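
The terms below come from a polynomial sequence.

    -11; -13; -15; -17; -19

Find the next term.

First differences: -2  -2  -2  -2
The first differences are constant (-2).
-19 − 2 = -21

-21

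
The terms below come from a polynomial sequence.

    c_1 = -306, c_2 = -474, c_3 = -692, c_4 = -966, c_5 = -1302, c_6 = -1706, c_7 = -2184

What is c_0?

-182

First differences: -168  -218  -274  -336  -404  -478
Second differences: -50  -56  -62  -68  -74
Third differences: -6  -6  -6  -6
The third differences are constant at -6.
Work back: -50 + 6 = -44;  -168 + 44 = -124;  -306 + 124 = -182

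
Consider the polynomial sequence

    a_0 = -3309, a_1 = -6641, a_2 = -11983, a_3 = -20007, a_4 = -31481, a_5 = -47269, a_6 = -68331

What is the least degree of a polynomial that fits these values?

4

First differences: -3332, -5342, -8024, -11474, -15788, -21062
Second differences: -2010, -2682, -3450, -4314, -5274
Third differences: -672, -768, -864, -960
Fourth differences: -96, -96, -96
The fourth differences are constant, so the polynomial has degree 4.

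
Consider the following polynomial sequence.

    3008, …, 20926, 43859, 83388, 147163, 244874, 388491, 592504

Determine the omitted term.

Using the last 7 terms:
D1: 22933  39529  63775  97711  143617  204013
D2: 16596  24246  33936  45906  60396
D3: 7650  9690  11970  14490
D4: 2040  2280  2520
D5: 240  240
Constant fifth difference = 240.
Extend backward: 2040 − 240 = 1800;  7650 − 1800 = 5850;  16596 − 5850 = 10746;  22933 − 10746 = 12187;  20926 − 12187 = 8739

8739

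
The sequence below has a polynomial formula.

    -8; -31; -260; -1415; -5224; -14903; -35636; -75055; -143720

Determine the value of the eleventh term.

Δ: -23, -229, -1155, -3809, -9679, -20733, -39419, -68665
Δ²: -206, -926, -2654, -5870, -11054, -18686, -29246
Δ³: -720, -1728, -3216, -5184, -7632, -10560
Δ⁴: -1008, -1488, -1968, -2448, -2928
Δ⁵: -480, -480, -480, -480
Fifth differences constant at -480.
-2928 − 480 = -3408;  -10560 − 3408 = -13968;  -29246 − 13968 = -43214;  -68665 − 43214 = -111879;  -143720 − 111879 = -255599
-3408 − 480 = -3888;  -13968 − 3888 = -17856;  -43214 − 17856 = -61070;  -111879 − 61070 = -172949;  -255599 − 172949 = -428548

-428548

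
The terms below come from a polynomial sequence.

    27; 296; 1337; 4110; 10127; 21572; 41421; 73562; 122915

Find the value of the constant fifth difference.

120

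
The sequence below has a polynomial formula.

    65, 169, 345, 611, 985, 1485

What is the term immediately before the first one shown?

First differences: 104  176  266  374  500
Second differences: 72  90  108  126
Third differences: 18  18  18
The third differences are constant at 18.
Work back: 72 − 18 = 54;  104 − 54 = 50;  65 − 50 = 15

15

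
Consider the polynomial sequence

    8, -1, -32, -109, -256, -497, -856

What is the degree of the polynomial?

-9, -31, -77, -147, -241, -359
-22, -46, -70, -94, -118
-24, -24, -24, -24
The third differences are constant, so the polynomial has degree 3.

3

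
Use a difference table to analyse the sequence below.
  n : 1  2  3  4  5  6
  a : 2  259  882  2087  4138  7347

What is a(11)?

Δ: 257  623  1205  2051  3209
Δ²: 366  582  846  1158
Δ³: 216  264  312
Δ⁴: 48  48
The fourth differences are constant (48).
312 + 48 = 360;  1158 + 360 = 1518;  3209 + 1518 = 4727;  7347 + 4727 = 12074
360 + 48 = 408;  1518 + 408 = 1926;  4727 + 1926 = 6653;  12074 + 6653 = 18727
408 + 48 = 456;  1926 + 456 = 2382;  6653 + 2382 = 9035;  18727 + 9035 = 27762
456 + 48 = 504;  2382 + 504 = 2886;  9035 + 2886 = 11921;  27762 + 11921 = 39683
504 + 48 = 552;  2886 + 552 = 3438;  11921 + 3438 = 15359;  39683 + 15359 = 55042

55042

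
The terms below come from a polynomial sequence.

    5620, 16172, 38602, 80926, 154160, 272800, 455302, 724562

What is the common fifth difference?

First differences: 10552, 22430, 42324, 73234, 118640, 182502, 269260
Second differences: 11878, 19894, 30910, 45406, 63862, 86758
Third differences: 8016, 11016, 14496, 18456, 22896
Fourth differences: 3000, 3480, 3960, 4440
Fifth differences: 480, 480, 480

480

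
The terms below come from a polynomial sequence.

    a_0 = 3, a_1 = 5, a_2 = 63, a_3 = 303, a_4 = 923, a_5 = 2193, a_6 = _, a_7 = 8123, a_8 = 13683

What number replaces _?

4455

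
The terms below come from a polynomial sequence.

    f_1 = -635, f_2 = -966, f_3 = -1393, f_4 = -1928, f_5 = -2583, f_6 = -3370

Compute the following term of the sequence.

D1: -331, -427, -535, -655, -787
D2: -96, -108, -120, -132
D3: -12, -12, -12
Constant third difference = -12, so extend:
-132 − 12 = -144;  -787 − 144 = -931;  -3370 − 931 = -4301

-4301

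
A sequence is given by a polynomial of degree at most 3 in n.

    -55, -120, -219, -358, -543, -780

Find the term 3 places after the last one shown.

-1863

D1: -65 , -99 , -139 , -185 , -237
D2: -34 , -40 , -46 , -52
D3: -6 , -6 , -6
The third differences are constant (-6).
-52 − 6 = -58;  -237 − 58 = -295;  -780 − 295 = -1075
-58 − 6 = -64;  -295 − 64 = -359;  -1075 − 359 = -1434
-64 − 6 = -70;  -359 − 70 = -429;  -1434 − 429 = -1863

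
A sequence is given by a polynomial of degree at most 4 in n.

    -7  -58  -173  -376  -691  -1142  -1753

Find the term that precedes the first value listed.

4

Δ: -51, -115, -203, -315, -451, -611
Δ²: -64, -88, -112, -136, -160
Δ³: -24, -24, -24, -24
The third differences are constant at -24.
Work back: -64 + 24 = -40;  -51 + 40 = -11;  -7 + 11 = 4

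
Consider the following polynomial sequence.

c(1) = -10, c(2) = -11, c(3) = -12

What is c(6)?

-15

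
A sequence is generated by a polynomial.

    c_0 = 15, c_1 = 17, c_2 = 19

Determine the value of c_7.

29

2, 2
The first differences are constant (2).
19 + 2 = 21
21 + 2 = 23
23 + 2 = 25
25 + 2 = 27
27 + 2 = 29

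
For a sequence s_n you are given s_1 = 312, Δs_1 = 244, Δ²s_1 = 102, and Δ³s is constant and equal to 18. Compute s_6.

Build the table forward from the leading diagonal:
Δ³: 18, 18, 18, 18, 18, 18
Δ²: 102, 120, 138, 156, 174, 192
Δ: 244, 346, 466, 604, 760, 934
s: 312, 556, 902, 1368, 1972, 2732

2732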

========================================================================

### WHAT YOU ARE ASKED TO DO
Taking the entries as a whole, work out how many lines contain the string "most". Respond with only the number.

### ANSWER BELOW
2